What needs to be done: Where the listing below reaches the line containing "4. physical_addr := (frame * 16)", start writing out lines exactly, and stop once the line containing "Translate these virtual addresses in order: 117" has been written.

Given records:
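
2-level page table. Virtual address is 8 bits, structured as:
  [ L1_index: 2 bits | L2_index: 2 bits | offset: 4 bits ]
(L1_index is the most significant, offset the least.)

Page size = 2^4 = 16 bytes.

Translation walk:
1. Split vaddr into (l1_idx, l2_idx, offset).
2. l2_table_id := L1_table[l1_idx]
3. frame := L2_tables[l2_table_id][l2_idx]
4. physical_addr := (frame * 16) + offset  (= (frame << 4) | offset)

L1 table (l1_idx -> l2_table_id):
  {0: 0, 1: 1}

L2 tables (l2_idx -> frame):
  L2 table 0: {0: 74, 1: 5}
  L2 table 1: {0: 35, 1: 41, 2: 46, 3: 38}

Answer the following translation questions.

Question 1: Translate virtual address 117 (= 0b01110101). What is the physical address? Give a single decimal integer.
vaddr = 117 = 0b01110101
Split: l1_idx=1, l2_idx=3, offset=5
L1[1] = 1
L2[1][3] = 38
paddr = 38 * 16 + 5 = 613

Answer: 613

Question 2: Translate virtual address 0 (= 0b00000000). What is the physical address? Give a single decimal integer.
Answer: 1184

Derivation:
vaddr = 0 = 0b00000000
Split: l1_idx=0, l2_idx=0, offset=0
L1[0] = 0
L2[0][0] = 74
paddr = 74 * 16 + 0 = 1184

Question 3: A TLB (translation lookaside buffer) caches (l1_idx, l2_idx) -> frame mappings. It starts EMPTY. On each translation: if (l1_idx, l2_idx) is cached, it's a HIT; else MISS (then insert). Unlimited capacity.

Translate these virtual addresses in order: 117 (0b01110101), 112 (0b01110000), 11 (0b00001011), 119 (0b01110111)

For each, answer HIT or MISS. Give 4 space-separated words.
Answer: MISS HIT MISS HIT

Derivation:
vaddr=117: (1,3) not in TLB -> MISS, insert
vaddr=112: (1,3) in TLB -> HIT
vaddr=11: (0,0) not in TLB -> MISS, insert
vaddr=119: (1,3) in TLB -> HIT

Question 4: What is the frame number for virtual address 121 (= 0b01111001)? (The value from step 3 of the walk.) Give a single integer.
vaddr = 121: l1_idx=1, l2_idx=3
L1[1] = 1; L2[1][3] = 38

Answer: 38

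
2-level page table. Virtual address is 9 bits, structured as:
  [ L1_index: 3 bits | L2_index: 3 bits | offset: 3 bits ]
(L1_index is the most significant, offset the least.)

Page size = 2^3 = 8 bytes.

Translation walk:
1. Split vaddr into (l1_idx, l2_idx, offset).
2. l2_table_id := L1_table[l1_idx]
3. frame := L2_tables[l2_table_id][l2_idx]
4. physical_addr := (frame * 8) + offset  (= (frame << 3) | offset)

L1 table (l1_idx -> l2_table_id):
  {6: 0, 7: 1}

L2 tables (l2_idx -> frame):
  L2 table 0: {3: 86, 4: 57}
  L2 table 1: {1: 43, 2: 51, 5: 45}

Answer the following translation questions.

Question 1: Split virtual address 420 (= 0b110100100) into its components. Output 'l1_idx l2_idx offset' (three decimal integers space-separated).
Answer: 6 4 4

Derivation:
vaddr = 420 = 0b110100100
  top 3 bits -> l1_idx = 6
  next 3 bits -> l2_idx = 4
  bottom 3 bits -> offset = 4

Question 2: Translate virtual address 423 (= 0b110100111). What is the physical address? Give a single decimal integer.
vaddr = 423 = 0b110100111
Split: l1_idx=6, l2_idx=4, offset=7
L1[6] = 0
L2[0][4] = 57
paddr = 57 * 8 + 7 = 463

Answer: 463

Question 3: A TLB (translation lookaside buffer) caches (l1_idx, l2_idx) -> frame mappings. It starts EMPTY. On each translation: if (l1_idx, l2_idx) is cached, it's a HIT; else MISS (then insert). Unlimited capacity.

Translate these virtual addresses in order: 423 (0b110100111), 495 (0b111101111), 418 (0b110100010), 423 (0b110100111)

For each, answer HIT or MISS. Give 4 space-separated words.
vaddr=423: (6,4) not in TLB -> MISS, insert
vaddr=495: (7,5) not in TLB -> MISS, insert
vaddr=418: (6,4) in TLB -> HIT
vaddr=423: (6,4) in TLB -> HIT

Answer: MISS MISS HIT HIT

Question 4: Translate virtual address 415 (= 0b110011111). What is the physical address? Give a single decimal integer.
Answer: 695

Derivation:
vaddr = 415 = 0b110011111
Split: l1_idx=6, l2_idx=3, offset=7
L1[6] = 0
L2[0][3] = 86
paddr = 86 * 8 + 7 = 695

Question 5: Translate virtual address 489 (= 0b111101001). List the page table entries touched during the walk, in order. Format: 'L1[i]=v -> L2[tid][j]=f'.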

Result of this task:
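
4. physical_addr := (frame * 16) + offset  (= (frame << 4) | offset)

L1 table (l1_idx -> l2_table_id):
  {0: 0, 1: 1}

L2 tables (l2_idx -> frame):
  L2 table 0: {0: 74, 1: 5}
  L2 table 1: {0: 35, 1: 41, 2: 46, 3: 38}

Answer the following translation questions.

Question 1: Translate virtual address 117 (= 0b01110101). What is the physical address? Give a single decimal integer.
vaddr = 117 = 0b01110101
Split: l1_idx=1, l2_idx=3, offset=5
L1[1] = 1
L2[1][3] = 38
paddr = 38 * 16 + 5 = 613

Answer: 613

Question 2: Translate virtual address 0 (= 0b00000000). What is the physical address? Give a single decimal integer.
Answer: 1184

Derivation:
vaddr = 0 = 0b00000000
Split: l1_idx=0, l2_idx=0, offset=0
L1[0] = 0
L2[0][0] = 74
paddr = 74 * 16 + 0 = 1184

Question 3: A TLB (translation lookaside buffer) caches (l1_idx, l2_idx) -> frame mappings. It starts EMPTY. On each translation: if (l1_idx, l2_idx) is cached, it's a HIT; else MISS (then insert). Unlimited capacity.

Translate these virtual addresses in order: 117 (0b01110101), 112 (0b01110000), 11 (0b00001011), 119 (0b01110111)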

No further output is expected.